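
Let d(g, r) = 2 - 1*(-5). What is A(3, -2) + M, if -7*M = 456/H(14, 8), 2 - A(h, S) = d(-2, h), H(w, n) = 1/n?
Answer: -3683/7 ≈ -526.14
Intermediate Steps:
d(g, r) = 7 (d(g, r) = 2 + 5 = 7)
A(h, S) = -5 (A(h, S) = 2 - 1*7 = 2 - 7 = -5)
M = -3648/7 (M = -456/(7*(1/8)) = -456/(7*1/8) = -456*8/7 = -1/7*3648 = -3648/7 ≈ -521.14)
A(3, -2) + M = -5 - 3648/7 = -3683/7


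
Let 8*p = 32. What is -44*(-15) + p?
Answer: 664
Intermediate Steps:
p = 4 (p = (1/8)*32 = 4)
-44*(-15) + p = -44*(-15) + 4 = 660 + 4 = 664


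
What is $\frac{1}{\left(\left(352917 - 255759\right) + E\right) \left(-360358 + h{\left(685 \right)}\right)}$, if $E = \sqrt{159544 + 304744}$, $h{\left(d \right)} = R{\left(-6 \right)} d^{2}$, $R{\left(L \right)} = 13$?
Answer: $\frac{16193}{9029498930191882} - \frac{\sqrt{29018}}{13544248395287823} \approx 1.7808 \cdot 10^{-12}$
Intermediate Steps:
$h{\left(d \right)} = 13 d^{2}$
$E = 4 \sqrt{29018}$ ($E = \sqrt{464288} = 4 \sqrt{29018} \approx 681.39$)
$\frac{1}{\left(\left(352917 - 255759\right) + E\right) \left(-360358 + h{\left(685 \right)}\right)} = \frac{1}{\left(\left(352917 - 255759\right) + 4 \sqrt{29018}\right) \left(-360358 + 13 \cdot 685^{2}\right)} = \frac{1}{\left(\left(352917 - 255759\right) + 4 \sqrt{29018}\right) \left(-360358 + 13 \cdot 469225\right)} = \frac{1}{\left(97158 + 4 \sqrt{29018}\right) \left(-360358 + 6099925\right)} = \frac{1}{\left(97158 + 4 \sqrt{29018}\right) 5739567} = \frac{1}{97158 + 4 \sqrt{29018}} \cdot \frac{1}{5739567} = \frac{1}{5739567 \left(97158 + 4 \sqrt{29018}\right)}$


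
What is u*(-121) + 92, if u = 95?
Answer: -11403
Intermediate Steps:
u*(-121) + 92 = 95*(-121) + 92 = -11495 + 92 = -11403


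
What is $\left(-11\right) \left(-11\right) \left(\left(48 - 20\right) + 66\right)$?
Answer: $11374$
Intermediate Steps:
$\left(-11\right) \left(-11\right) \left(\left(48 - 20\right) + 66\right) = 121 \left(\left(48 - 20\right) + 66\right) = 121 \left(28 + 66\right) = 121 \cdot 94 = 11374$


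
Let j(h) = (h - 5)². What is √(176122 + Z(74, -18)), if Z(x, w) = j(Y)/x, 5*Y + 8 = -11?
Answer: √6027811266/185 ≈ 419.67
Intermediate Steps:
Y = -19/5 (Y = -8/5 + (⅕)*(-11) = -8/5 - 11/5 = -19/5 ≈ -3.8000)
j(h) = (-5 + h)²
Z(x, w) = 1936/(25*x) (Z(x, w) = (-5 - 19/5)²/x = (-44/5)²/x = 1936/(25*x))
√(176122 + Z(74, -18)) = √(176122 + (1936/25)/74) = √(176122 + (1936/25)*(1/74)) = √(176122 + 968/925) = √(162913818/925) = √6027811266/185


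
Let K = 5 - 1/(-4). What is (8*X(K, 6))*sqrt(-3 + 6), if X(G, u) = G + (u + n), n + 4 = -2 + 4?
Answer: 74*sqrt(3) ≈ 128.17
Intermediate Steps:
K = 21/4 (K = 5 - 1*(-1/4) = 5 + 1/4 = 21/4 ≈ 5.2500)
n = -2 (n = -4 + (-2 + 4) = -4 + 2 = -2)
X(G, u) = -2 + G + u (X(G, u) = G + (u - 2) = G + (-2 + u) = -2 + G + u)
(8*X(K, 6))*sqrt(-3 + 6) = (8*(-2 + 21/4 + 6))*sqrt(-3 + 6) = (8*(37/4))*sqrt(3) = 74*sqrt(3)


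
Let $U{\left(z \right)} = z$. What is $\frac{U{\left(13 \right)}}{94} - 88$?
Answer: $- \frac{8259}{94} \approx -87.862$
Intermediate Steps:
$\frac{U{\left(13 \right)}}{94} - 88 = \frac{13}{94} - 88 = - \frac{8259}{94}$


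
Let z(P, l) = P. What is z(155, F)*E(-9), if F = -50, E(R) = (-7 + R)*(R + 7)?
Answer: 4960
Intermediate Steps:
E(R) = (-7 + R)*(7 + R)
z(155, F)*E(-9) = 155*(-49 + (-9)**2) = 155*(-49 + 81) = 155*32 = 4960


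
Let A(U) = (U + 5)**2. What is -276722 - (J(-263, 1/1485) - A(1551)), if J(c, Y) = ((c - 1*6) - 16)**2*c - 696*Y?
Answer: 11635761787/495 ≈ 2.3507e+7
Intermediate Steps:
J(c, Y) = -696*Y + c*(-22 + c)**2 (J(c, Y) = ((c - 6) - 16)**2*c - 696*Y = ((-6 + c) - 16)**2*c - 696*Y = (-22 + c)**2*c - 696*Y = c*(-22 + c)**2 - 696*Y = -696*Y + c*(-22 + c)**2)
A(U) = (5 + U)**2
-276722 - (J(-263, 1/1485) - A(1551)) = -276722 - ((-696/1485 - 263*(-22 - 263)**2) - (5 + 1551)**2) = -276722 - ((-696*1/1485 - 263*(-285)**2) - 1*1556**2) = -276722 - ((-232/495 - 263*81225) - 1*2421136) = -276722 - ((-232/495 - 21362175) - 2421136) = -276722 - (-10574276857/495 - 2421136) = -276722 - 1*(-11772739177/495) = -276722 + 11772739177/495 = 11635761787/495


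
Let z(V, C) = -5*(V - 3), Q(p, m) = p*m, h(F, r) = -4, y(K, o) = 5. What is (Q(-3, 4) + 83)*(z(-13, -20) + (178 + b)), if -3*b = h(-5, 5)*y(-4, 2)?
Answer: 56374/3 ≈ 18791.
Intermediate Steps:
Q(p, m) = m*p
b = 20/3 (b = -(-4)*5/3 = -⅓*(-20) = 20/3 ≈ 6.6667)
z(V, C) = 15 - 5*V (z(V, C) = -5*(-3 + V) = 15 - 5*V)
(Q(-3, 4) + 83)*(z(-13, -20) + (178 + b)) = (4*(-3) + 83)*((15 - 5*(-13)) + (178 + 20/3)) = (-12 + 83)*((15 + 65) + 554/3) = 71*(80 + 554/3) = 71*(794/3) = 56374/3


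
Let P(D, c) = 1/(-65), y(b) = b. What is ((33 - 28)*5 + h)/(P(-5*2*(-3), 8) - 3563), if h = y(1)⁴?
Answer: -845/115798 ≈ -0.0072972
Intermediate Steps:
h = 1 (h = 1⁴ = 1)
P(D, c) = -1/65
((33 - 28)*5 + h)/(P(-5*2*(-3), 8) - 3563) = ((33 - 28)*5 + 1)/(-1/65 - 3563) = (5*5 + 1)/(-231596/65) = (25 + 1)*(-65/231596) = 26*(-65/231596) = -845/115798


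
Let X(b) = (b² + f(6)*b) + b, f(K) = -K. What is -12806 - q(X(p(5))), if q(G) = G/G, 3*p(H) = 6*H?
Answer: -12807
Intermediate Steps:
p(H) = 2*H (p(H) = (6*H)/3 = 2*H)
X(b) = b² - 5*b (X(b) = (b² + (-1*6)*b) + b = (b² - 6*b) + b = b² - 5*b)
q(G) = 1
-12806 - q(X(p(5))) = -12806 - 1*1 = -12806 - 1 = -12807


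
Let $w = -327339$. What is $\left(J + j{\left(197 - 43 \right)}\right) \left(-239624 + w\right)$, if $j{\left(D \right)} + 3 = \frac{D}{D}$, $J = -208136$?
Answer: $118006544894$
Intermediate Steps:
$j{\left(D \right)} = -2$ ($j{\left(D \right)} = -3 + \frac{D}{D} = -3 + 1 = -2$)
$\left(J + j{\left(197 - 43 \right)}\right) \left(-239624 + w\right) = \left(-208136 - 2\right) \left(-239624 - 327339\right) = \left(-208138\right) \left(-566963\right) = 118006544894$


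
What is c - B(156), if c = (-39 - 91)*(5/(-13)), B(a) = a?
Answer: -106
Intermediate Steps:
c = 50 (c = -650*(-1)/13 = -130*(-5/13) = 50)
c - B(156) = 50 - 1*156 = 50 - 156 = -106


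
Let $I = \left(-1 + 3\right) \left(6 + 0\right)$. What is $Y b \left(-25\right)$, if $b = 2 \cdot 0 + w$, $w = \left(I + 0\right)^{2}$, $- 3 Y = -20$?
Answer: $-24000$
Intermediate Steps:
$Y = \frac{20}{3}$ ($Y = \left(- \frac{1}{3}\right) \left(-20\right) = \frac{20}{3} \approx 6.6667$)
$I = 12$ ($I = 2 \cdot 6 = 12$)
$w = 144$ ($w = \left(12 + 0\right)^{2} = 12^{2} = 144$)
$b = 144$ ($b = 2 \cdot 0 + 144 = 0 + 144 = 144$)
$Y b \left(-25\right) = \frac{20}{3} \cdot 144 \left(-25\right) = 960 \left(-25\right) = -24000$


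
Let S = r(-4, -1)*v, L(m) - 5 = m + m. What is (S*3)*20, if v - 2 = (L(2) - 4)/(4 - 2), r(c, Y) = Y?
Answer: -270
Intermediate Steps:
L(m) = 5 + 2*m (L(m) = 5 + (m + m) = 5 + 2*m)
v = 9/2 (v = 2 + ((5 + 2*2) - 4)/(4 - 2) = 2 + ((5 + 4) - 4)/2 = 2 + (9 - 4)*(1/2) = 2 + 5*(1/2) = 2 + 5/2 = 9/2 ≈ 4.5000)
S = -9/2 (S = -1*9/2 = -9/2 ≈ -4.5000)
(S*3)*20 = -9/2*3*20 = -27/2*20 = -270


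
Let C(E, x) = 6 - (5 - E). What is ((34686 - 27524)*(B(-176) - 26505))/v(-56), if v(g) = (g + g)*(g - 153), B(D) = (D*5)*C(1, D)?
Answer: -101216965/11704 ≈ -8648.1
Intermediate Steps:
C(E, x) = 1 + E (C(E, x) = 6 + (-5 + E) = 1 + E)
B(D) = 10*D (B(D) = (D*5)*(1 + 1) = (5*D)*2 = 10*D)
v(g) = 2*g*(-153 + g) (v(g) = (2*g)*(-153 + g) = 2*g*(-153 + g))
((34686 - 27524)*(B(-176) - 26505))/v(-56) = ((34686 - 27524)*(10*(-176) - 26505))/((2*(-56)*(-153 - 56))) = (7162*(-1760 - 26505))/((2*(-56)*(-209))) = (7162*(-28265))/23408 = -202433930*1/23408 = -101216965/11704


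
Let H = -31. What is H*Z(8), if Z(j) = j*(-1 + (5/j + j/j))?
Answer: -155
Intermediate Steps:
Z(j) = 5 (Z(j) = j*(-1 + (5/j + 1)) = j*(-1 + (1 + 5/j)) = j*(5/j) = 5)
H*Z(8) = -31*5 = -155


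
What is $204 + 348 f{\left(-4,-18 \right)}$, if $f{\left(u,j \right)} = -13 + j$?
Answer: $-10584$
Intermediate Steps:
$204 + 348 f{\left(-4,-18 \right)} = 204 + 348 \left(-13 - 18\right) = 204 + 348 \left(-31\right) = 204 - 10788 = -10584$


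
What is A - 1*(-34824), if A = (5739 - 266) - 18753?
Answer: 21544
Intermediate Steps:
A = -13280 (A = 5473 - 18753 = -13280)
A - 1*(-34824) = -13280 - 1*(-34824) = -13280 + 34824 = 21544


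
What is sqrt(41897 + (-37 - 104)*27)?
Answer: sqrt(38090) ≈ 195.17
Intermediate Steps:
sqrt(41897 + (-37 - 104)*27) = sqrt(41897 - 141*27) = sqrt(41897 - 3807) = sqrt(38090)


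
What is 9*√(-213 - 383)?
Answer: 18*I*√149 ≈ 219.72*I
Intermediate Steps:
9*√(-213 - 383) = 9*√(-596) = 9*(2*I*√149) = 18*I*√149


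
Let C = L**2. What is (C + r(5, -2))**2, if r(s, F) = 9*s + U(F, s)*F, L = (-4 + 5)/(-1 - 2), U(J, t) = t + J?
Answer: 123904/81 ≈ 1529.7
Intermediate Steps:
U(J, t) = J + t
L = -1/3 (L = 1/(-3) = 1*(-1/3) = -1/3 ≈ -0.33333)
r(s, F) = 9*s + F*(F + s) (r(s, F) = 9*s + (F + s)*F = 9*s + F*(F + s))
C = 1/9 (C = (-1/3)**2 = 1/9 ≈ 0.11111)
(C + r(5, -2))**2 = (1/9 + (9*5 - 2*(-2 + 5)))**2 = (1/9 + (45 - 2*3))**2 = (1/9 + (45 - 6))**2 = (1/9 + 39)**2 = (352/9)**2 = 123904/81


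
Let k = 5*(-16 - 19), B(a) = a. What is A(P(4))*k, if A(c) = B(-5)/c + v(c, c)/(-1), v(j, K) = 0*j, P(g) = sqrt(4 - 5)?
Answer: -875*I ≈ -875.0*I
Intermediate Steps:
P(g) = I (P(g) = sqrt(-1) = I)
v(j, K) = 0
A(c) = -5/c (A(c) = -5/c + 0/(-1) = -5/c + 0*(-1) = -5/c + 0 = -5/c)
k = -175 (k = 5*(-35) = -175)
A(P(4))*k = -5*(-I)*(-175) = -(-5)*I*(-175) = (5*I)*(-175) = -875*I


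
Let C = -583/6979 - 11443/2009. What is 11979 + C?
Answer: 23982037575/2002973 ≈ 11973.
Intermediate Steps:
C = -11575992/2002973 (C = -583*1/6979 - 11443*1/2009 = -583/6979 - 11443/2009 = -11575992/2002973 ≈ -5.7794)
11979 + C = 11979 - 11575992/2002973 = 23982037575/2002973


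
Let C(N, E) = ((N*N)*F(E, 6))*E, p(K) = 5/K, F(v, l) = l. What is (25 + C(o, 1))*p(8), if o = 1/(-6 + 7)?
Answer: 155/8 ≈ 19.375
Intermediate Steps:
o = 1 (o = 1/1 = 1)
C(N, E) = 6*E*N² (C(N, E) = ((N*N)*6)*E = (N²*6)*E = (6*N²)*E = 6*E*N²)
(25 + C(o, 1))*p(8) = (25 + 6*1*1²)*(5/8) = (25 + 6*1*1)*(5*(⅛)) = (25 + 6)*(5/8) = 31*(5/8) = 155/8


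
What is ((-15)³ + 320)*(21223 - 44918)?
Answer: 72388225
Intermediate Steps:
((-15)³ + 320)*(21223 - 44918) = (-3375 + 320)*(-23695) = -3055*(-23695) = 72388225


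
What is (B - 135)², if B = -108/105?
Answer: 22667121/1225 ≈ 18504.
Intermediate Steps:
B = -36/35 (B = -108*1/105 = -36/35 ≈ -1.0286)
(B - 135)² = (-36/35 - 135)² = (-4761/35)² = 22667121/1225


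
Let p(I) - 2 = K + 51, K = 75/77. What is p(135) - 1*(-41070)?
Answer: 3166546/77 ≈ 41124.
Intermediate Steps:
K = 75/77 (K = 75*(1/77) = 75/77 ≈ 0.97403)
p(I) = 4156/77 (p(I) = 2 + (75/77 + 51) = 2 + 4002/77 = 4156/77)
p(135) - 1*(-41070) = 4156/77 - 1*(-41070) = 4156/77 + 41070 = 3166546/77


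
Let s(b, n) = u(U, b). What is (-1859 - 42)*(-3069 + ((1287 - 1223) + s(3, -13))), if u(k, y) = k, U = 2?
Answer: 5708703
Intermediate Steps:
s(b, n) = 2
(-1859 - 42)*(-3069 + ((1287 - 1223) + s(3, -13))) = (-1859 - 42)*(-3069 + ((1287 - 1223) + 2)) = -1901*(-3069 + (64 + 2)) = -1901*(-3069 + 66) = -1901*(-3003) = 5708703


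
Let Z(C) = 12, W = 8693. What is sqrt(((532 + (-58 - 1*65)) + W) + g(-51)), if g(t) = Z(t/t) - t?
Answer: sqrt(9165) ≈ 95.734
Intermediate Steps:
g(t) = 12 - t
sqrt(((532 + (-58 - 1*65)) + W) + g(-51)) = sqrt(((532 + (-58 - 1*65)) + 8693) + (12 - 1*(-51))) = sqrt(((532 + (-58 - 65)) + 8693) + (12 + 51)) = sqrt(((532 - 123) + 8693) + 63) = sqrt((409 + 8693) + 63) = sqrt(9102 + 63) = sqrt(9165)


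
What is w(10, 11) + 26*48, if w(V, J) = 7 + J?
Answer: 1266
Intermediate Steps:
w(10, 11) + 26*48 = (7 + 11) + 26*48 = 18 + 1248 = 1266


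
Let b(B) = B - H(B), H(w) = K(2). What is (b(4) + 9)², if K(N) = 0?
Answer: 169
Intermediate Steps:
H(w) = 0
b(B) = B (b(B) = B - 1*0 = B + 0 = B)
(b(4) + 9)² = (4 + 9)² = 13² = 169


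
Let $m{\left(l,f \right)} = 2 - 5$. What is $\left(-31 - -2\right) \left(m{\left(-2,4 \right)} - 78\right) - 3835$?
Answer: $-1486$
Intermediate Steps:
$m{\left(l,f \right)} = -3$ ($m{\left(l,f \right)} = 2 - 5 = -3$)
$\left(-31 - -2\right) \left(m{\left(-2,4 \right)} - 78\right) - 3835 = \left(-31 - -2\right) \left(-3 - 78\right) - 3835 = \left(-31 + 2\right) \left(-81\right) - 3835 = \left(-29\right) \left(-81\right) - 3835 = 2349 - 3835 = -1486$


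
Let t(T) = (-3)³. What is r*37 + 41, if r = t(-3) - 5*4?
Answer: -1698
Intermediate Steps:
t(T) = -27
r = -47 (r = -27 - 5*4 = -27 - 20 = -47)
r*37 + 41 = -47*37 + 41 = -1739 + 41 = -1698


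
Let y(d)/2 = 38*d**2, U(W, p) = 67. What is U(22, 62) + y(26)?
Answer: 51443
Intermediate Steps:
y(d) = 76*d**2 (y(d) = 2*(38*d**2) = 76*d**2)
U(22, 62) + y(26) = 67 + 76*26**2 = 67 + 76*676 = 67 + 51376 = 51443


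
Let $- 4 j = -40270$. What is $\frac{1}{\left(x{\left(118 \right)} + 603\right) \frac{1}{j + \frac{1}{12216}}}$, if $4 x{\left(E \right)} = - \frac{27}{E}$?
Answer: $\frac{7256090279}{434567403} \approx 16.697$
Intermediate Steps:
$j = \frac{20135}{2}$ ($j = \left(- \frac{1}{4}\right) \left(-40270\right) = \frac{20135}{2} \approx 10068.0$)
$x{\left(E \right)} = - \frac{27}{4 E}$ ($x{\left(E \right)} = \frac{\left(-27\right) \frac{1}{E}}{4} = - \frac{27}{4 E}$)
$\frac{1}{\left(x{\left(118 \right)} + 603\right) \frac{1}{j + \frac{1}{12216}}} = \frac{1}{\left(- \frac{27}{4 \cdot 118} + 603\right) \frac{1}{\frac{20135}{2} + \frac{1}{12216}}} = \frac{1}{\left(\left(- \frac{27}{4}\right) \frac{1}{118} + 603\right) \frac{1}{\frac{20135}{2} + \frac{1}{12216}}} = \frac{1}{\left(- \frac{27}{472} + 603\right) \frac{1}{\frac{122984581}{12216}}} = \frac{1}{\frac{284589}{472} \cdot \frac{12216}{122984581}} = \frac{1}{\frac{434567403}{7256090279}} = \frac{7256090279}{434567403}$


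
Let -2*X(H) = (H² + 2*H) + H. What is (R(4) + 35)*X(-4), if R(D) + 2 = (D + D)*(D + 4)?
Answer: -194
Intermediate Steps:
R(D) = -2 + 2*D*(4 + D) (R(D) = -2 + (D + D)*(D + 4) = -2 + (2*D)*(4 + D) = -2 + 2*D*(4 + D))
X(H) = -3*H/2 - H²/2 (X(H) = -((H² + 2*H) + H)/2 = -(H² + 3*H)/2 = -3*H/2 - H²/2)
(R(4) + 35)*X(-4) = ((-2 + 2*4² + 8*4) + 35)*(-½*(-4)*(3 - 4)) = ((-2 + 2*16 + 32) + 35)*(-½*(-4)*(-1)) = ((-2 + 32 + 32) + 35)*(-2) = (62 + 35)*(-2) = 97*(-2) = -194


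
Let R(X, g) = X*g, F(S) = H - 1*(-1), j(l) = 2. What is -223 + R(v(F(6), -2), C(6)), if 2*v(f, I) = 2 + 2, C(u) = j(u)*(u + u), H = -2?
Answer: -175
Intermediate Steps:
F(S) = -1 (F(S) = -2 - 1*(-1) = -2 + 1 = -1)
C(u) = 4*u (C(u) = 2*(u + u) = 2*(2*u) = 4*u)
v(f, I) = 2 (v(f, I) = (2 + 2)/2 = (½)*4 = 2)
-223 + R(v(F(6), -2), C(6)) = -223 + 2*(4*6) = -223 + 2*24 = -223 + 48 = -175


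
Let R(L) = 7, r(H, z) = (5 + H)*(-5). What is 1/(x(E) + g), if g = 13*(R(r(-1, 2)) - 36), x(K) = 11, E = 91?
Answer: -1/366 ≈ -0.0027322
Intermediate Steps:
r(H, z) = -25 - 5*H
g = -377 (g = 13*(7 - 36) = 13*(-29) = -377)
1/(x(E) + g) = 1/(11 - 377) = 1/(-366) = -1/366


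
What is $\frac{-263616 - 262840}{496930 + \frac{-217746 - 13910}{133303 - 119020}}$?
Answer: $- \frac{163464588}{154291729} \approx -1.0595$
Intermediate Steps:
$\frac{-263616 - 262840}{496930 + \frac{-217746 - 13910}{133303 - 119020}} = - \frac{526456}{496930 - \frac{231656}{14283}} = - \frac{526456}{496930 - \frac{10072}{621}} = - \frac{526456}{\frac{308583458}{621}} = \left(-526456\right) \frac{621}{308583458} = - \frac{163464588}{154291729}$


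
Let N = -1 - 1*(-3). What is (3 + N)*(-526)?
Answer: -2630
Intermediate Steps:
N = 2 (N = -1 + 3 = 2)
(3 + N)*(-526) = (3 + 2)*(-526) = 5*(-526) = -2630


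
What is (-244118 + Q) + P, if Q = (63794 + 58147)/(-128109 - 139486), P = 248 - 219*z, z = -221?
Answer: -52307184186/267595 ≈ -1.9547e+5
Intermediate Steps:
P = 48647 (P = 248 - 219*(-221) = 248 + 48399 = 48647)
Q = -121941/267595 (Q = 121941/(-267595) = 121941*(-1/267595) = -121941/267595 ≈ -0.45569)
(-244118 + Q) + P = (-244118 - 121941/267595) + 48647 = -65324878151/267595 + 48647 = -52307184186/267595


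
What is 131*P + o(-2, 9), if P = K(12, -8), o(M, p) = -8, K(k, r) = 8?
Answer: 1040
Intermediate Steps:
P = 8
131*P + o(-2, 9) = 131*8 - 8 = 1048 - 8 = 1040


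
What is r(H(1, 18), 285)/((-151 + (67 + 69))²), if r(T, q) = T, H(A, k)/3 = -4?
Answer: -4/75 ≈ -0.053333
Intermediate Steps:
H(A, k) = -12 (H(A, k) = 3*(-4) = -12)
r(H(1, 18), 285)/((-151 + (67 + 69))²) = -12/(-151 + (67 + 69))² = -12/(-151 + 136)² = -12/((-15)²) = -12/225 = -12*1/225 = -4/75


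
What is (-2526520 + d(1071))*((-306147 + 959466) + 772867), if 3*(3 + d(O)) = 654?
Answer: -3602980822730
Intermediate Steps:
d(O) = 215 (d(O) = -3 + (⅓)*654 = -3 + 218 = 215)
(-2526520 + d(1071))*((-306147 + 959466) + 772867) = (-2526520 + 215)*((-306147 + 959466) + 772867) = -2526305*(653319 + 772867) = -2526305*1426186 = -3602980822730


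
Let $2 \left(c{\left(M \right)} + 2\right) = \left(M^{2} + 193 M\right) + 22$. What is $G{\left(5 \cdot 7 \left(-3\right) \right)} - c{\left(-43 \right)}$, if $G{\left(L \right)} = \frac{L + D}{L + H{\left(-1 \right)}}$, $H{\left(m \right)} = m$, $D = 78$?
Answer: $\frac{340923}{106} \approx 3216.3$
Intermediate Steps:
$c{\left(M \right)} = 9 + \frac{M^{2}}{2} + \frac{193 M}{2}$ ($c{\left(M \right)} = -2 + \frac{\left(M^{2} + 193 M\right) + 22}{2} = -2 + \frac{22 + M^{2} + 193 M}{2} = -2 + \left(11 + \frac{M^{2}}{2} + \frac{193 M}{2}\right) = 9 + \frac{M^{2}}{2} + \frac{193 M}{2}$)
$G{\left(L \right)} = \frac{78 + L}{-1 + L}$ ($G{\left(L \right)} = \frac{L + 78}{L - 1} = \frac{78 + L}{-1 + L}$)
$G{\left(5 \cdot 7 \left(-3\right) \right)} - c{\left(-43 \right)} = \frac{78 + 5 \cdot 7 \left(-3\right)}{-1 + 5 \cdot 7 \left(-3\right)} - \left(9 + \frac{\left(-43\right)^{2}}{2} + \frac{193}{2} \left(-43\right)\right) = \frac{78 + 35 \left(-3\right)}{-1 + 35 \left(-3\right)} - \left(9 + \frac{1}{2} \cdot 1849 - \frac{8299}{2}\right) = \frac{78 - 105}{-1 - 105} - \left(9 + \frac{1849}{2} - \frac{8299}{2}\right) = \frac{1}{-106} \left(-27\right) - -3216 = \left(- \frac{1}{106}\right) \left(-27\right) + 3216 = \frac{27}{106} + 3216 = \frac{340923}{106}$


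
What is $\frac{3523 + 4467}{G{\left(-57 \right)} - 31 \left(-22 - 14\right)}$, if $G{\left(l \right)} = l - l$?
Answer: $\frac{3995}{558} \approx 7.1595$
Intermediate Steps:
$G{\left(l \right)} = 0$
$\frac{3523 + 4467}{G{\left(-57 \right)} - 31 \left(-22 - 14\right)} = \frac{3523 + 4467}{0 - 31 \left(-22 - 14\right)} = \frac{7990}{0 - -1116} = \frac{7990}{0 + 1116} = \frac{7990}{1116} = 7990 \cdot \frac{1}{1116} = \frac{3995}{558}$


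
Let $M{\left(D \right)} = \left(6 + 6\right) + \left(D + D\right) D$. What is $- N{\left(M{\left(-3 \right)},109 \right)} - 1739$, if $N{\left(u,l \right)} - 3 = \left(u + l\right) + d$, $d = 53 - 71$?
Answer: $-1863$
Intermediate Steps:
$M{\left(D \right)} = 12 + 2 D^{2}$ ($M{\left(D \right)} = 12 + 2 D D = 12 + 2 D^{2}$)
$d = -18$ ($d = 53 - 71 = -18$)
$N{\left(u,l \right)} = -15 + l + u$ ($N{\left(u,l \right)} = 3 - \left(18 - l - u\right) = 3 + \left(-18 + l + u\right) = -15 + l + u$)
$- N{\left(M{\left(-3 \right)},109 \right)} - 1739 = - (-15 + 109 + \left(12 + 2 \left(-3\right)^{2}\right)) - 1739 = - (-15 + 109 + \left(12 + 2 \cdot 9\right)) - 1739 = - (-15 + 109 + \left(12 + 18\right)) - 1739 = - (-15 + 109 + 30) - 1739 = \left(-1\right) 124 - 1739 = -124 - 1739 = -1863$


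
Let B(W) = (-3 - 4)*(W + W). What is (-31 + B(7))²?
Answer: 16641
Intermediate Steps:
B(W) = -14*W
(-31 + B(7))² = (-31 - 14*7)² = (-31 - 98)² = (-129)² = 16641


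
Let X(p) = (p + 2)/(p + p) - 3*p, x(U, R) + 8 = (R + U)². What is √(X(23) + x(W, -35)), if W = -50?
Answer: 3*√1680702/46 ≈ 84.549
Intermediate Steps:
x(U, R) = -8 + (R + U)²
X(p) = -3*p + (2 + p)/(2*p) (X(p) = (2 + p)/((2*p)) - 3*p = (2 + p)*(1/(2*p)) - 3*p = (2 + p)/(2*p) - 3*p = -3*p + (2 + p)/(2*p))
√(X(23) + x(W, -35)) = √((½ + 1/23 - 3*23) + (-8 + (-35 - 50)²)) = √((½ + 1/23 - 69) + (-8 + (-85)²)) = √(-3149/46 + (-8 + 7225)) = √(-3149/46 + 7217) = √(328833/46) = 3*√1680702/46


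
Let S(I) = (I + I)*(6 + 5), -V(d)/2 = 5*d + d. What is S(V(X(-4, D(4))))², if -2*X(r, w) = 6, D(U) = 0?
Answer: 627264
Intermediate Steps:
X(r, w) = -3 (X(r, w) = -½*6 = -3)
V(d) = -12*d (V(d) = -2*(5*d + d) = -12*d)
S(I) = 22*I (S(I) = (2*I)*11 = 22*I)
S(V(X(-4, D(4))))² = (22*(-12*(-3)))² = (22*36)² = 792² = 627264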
-- -- --
Copy the stretch of the records above that runs from the line with "Let -2*X(H) = (H²" through the line with "Answer: -175". Both end lines belong in the copy, and nothing else does.

SOLUTION TO THE PROBLEM:
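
Let -2*X(H) = (H² + 2*H) + H. What is (R(4) + 35)*X(-4), if R(D) + 2 = (D + D)*(D + 4)?
Answer: -194
Intermediate Steps:
R(D) = -2 + 2*D*(4 + D) (R(D) = -2 + (D + D)*(D + 4) = -2 + (2*D)*(4 + D) = -2 + 2*D*(4 + D))
X(H) = -3*H/2 - H²/2 (X(H) = -((H² + 2*H) + H)/2 = -(H² + 3*H)/2 = -3*H/2 - H²/2)
(R(4) + 35)*X(-4) = ((-2 + 2*4² + 8*4) + 35)*(-½*(-4)*(3 - 4)) = ((-2 + 2*16 + 32) + 35)*(-½*(-4)*(-1)) = ((-2 + 32 + 32) + 35)*(-2) = (62 + 35)*(-2) = 97*(-2) = -194


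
Let R(X, g) = X*g, F(S) = H - 1*(-1), j(l) = 2. What is -223 + R(v(F(6), -2), C(6)), if 2*v(f, I) = 2 + 2, C(u) = j(u)*(u + u), H = -2?
Answer: -175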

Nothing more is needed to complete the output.